### WHAT NEEDS TO BE DONE
Only some lines are wanted. Transcribe, exactly, the lines below from the line with "Meridian Holdings —" up to and including the line with "State each allocation".

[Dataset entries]
=-=-=

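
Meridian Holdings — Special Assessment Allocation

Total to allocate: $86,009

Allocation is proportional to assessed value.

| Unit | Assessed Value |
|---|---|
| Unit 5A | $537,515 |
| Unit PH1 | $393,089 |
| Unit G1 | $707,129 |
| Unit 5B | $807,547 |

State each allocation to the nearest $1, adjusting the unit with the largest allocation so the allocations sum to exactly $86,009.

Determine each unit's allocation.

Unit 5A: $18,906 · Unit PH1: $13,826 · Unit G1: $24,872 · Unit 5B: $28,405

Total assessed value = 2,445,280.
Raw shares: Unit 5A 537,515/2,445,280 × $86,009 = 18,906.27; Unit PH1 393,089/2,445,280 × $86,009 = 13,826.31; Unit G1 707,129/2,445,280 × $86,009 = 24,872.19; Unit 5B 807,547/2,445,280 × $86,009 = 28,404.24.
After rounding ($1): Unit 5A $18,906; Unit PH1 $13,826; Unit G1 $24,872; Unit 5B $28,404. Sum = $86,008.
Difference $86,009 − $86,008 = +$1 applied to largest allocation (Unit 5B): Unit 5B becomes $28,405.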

=-=-=

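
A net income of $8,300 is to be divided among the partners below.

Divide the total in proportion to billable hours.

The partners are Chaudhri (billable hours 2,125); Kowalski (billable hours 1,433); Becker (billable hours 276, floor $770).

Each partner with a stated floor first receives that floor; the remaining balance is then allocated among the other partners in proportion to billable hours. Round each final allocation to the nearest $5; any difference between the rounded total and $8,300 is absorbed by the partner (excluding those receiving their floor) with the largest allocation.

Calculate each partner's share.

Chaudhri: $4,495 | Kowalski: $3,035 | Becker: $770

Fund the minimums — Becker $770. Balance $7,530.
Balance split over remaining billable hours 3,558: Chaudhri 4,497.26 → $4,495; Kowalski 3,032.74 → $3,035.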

=-=-=

### SOLUTION FOR THIS TASK
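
Meridian Holdings — Special Assessment Allocation

Total to allocate: $86,009

Allocation is proportional to assessed value.

| Unit | Assessed Value |
|---|---|
| Unit 5A | $537,515 |
| Unit PH1 | $393,089 |
| Unit G1 | $707,129 |
| Unit 5B | $807,547 |

State each allocation to the nearest $1, adjusting the unit with the largest allocation so the allocations sum to exactly $86,009.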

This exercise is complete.